> _To do_
Exactly the lines below from the one with "SMILES: c1ccccc1" up to and including the one with "SMILES: c1c2CCCCc2ccc1" make up the answer, with nothing else added.

== Input data ==

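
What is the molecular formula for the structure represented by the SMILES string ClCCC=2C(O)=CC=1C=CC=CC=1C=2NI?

Heavy atoms from the SMILES: 12 C, 1 Cl, 1 I, 1 N, 1 O.
Implicit hydrogens by atom environment:
  5 × C (aromatic): 1 H each → 5
  5 × C (aromatic): no H
  2 × C: 2 H each → 4
  1 × Cl: no H
  1 × I: no H
  1 × N: 1 H
  1 × O: 1 H
  Total hydrogens = 11.
Molecular formula: C12H11ClINO

C12H11ClINO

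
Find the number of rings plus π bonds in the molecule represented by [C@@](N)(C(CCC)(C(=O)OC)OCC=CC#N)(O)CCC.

Molecular formula from the SMILES: C14H24N2O4.
DoU = (2C + 2 + N − H − X)/2 = (2·14 + 2 + 2 − 24 − 0)/2 = 8/2 = 4.
(Structurally: 0 ring(s) + 4 π bond(s) = 4.)

4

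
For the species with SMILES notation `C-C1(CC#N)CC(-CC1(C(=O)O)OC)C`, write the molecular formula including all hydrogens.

C11H17NO3

Heavy atoms from the SMILES: 11 C, 1 N, 3 O.
Implicit hydrogens by atom environment:
  4 × C: no H
  3 × C: 3 H each → 9
  3 × C: 2 H each → 6
  2 × O: no H
  1 × C: 1 H
  1 × N: no H
  1 × O: 1 H
  Total hydrogens = 17.
Molecular formula: C11H17NO3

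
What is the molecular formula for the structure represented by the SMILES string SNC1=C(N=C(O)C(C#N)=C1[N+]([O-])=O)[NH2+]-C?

Heavy atoms from the SMILES: 7 C, 5 N, 3 O, 1 S.
Implicit hydrogens by atom environment:
  5 × C (aromatic): no H
  1 × C: 3 H
  1 × C: no H
  1 × N (charge +1): 2 H
  1 × N: 1 H
  1 × N (aromatic): no H
  1 × N (charge +1): no H
  1 × N: no H
  1 × O: 1 H
  1 × O: no H
  1 × O (charge -1): no H
  1 × S: 1 H
  Total hydrogens = 8.
Net charge +1.
Molecular formula: C7H8N5O3S+

C7H8N5O3S+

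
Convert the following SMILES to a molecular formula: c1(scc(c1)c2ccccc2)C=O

Heavy atoms from the SMILES: 11 C, 1 O, 1 S.
Implicit hydrogens by atom environment:
  7 × C (aromatic): 1 H each → 7
  3 × C (aromatic): no H
  1 × C: 1 H
  1 × O: no H
  1 × S (aromatic): no H
  Total hydrogens = 8.
Molecular formula: C11H8OS

C11H8OS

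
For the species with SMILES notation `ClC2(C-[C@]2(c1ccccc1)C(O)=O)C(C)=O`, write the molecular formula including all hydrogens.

Heavy atoms from the SMILES: 12 C, 1 Cl, 3 O.
Implicit hydrogens by atom environment:
  5 × C (aromatic): 1 H each → 5
  4 × C: no H
  2 × O: no H
  1 × C: 3 H
  1 × C: 2 H
  1 × C (aromatic): no H
  1 × Cl: no H
  1 × O: 1 H
  Total hydrogens = 11.
Molecular formula: C12H11ClO3

C12H11ClO3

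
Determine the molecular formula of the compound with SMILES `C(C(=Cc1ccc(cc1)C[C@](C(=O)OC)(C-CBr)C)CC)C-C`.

C20H29BrO2

Heavy atoms from the SMILES: 1 Br, 20 C, 2 O.
Implicit hydrogens by atom environment:
  6 × C: 2 H each → 12
  4 × C: 3 H each → 12
  4 × C (aromatic): 1 H each → 4
  3 × C: no H
  2 × C (aromatic): no H
  2 × O: no H
  1 × Br: no H
  1 × C: 1 H
  Total hydrogens = 29.
Molecular formula: C20H29BrO2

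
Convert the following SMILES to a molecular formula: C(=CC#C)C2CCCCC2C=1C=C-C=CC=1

C16H18

Heavy atoms from the SMILES: 16 C.
Implicit hydrogens by atom environment:
  5 × C: 1 H each → 5
  5 × C (aromatic): 1 H each → 5
  4 × C: 2 H each → 8
  1 × C: no H
  1 × C (aromatic): no H
  Total hydrogens = 18.
Molecular formula: C16H18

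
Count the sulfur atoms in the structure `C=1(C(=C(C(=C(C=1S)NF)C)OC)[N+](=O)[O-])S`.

The symbol for sulfur appears 2 times in the SMILES.

2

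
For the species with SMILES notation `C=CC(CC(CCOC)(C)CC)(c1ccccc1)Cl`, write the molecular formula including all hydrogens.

Heavy atoms from the SMILES: 17 C, 1 Cl, 1 O.
Implicit hydrogens by atom environment:
  5 × C: 2 H each → 10
  5 × C (aromatic): 1 H each → 5
  3 × C: 3 H each → 9
  2 × C: no H
  1 × C: 1 H
  1 × C (aromatic): no H
  1 × Cl: no H
  1 × O: no H
  Total hydrogens = 25.
Molecular formula: C17H25ClO

C17H25ClO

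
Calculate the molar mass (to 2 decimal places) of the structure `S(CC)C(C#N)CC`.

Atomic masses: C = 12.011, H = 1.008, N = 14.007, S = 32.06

Molecular formula: C6H11NS.
M = 6×12.011 + 11×1.008 + 1×14.007 + 1×32.06 = 129.22 g/mol.

129.22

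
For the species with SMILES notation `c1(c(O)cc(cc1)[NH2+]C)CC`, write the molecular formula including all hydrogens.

Heavy atoms from the SMILES: 9 C, 1 N, 1 O.
Implicit hydrogens by atom environment:
  3 × C (aromatic): 1 H each → 3
  3 × C (aromatic): no H
  2 × C: 3 H each → 6
  1 × C: 2 H
  1 × N (charge +1): 2 H
  1 × O: 1 H
  Total hydrogens = 14.
Net charge +1.
Molecular formula: C9H14NO+

C9H14NO+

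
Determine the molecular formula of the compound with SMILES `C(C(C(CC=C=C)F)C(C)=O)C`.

C10H15FO

Heavy atoms from the SMILES: 10 C, 1 F, 1 O.
Implicit hydrogens by atom environment:
  3 × C: 2 H each → 6
  3 × C: 1 H each → 3
  2 × C: 3 H each → 6
  2 × C: no H
  1 × F: no H
  1 × O: no H
  Total hydrogens = 15.
Molecular formula: C10H15FO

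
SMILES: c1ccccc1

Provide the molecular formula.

Heavy atoms from the SMILES: 6 C.
Implicit hydrogens by atom environment:
  6 × C (aromatic): 1 H each → 6
  Total hydrogens = 6.
Molecular formula: C6H6

C6H6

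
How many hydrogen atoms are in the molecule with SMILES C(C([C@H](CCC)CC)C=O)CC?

22

Hydrogens are implicit in SMILES; fill each atom to its normal valence:
  5 × C: 2 H each → 10
  3 × C: 3 H each → 9
  3 × C: 1 H each → 3
  1 × O: no H
  Total hydrogens = 22.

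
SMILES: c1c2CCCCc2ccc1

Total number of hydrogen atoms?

12

Hydrogens are implicit in SMILES; fill each atom to its normal valence:
  4 × C: 2 H each → 8
  4 × C (aromatic): 1 H each → 4
  2 × C (aromatic): no H
  Total hydrogens = 12.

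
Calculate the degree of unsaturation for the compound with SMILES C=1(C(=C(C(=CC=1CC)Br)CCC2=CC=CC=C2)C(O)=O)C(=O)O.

10

Molecular formula from the SMILES: C18H17BrO4.
DoU = (2C + 2 + N − H − X)/2 = (2·18 + 2 + 0 − 17 − 1)/2 = 20/2 = 10.
(Structurally: 2 ring(s) + 8 π bond(s) = 10.)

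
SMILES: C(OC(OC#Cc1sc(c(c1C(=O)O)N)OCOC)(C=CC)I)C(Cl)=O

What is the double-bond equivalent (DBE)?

8

Molecular formula from the SMILES: C15H15ClINO7S.
DoU = (2C + 2 + N − H − X)/2 = (2·15 + 2 + 1 − 15 − 2)/2 = 16/2 = 8.
(Structurally: 1 ring(s) + 7 π bond(s) = 8.)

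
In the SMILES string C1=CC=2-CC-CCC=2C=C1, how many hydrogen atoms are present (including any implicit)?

12

Hydrogens are implicit in SMILES; fill each atom to its normal valence:
  4 × C: 2 H each → 8
  4 × C (aromatic): 1 H each → 4
  2 × C (aromatic): no H
  Total hydrogens = 12.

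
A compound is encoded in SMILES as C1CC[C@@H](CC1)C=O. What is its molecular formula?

Heavy atoms from the SMILES: 7 C, 1 O.
Implicit hydrogens by atom environment:
  5 × C: 2 H each → 10
  2 × C: 1 H each → 2
  1 × O: no H
  Total hydrogens = 12.
Molecular formula: C7H12O

C7H12O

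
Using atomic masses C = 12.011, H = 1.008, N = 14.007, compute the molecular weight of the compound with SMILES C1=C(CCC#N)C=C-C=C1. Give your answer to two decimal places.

131.18

Molecular formula: C9H9N.
M = 9×12.011 + 9×1.008 + 1×14.007 = 131.18 g/mol.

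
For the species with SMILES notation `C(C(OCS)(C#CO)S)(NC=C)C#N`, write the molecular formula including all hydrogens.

Heavy atoms from the SMILES: 8 C, 2 N, 2 O, 2 S.
Implicit hydrogens by atom environment:
  4 × C: no H
  2 × C: 2 H each → 4
  2 × C: 1 H each → 2
  2 × S: 1 H each → 2
  1 × N: 1 H
  1 × N: no H
  1 × O: 1 H
  1 × O: no H
  Total hydrogens = 10.
Molecular formula: C8H10N2O2S2

C8H10N2O2S2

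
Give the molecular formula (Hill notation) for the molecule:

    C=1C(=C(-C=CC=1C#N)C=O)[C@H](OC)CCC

Heavy atoms from the SMILES: 13 C, 1 N, 2 O.
Implicit hydrogens by atom environment:
  3 × C (aromatic): 1 H each → 3
  3 × C (aromatic): no H
  2 × C: 3 H each → 6
  2 × C: 2 H each → 4
  2 × C: 1 H each → 2
  2 × O: no H
  1 × C: no H
  1 × N: no H
  Total hydrogens = 15.
Molecular formula: C13H15NO2

C13H15NO2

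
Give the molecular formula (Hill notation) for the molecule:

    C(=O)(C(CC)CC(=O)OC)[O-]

Heavy atoms from the SMILES: 7 C, 4 O.
Implicit hydrogens by atom environment:
  3 × O: no H
  2 × C: 3 H each → 6
  2 × C: 2 H each → 4
  2 × C: no H
  1 × C: 1 H
  1 × O (charge -1): no H
  Total hydrogens = 11.
Net charge -1.
Molecular formula: C7H11O4-

C7H11O4-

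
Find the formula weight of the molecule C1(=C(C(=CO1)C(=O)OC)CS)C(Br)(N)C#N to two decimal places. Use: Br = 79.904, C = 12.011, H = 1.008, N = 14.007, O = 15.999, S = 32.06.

Molecular formula: C9H9BrN2O3S.
M = 1×79.904 + 9×12.011 + 9×1.008 + 2×14.007 + 3×15.999 + 1×32.06 = 305.15 g/mol.

305.15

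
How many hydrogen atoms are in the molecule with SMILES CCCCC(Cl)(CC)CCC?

21

Hydrogens are implicit in SMILES; fill each atom to its normal valence:
  6 × C: 2 H each → 12
  3 × C: 3 H each → 9
  1 × C: no H
  1 × Cl: no H
  Total hydrogens = 21.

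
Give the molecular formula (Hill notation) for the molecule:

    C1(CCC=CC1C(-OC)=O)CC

C10H16O2

Heavy atoms from the SMILES: 10 C, 2 O.
Implicit hydrogens by atom environment:
  4 × C: 1 H each → 4
  3 × C: 2 H each → 6
  2 × C: 3 H each → 6
  2 × O: no H
  1 × C: no H
  Total hydrogens = 16.
Molecular formula: C10H16O2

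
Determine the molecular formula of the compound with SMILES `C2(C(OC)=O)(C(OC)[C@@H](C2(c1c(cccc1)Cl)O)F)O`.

Heavy atoms from the SMILES: 13 C, 1 Cl, 1 F, 5 O.
Implicit hydrogens by atom environment:
  4 × C (aromatic): 1 H each → 4
  3 × C: no H
  3 × O: no H
  2 × C: 3 H each → 6
  2 × C: 1 H each → 2
  2 × C (aromatic): no H
  2 × O: 1 H each → 2
  1 × Cl: no H
  1 × F: no H
  Total hydrogens = 14.
Molecular formula: C13H14ClFO5

C13H14ClFO5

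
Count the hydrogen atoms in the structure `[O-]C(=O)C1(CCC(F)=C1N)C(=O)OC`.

Hydrogens are implicit in SMILES; fill each atom to its normal valence:
  5 × C: no H
  3 × O: no H
  2 × C: 2 H each → 4
  1 × C: 3 H
  1 × F: no H
  1 × N: 2 H
  1 × O (charge -1): no H
  Total hydrogens = 9.

9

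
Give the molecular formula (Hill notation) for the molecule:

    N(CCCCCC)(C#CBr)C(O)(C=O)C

Heavy atoms from the SMILES: 1 Br, 11 C, 1 N, 2 O.
Implicit hydrogens by atom environment:
  5 × C: 2 H each → 10
  3 × C: no H
  2 × C: 3 H each → 6
  1 × Br: no H
  1 × C: 1 H
  1 × N: no H
  1 × O: 1 H
  1 × O: no H
  Total hydrogens = 18.
Molecular formula: C11H18BrNO2

C11H18BrNO2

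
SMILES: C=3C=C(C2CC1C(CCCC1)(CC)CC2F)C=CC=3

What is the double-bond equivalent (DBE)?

Molecular formula from the SMILES: C18H25F.
DoU = (2C + 2 + N − H − X)/2 = (2·18 + 2 + 0 − 25 − 1)/2 = 12/2 = 6.
(Structurally: 3 ring(s) + 3 π bond(s) = 6.)

6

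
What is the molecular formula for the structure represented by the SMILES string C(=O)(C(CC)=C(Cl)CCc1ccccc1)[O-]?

C13H14ClO2-

Heavy atoms from the SMILES: 13 C, 1 Cl, 2 O.
Implicit hydrogens by atom environment:
  5 × C (aromatic): 1 H each → 5
  3 × C: 2 H each → 6
  3 × C: no H
  1 × C: 3 H
  1 × C (aromatic): no H
  1 × Cl: no H
  1 × O: no H
  1 × O (charge -1): no H
  Total hydrogens = 14.
Net charge -1.
Molecular formula: C13H14ClO2-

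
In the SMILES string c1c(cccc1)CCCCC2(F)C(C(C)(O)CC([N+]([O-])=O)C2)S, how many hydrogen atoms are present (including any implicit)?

Hydrogens are implicit in SMILES; fill each atom to its normal valence:
  6 × C: 2 H each → 12
  5 × C (aromatic): 1 H each → 5
  2 × C: 1 H each → 2
  2 × C: no H
  1 × C: 3 H
  1 × C (aromatic): no H
  1 × F: no H
  1 × N (charge +1): no H
  1 × O: 1 H
  1 × O: no H
  1 × O (charge -1): no H
  1 × S: 1 H
  Total hydrogens = 24.

24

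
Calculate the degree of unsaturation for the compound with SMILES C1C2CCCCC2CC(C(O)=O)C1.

3

Molecular formula from the SMILES: C11H18O2.
DoU = (2C + 2 + N − H − X)/2 = (2·11 + 2 + 0 − 18 − 0)/2 = 6/2 = 3.
(Structurally: 2 ring(s) + 1 π bond(s) = 3.)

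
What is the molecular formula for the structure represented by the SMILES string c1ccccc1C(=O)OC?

Heavy atoms from the SMILES: 8 C, 2 O.
Implicit hydrogens by atom environment:
  5 × C (aromatic): 1 H each → 5
  2 × O: no H
  1 × C: 3 H
  1 × C (aromatic): no H
  1 × C: no H
  Total hydrogens = 8.
Molecular formula: C8H8O2

C8H8O2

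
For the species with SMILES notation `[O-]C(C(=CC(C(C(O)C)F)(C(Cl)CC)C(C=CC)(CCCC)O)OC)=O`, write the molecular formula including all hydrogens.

Heavy atoms from the SMILES: 19 C, 1 Cl, 1 F, 5 O.
Implicit hydrogens by atom environment:
  6 × C: 1 H each → 6
  5 × C: 3 H each → 15
  4 × C: 2 H each → 8
  4 × C: no H
  2 × O: 1 H each → 2
  2 × O: no H
  1 × Cl: no H
  1 × F: no H
  1 × O (charge -1): no H
  Total hydrogens = 31.
Net charge -1.
Molecular formula: C19H31ClFO5-

C19H31ClFO5-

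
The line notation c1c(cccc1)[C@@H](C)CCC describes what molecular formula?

Heavy atoms from the SMILES: 11 C.
Implicit hydrogens by atom environment:
  5 × C (aromatic): 1 H each → 5
  2 × C: 3 H each → 6
  2 × C: 2 H each → 4
  1 × C: 1 H
  1 × C (aromatic): no H
  Total hydrogens = 16.
Molecular formula: C11H16

C11H16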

===

> _Task response_
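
SMILES: c1ccccc1

Provide the molecular formula.

Heavy atoms from the SMILES: 6 C.
Implicit hydrogens by atom environment:
  6 × C (aromatic): 1 H each → 6
  Total hydrogens = 6.
Molecular formula: C6H6

C6H6

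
How many hydrogen atoms are in the molecule with SMILES C(C([C@H](CCC)CC)C=O)CC?

22

Hydrogens are implicit in SMILES; fill each atom to its normal valence:
  5 × C: 2 H each → 10
  3 × C: 3 H each → 9
  3 × C: 1 H each → 3
  1 × O: no H
  Total hydrogens = 22.

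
SMILES: c1c2CCCCc2ccc1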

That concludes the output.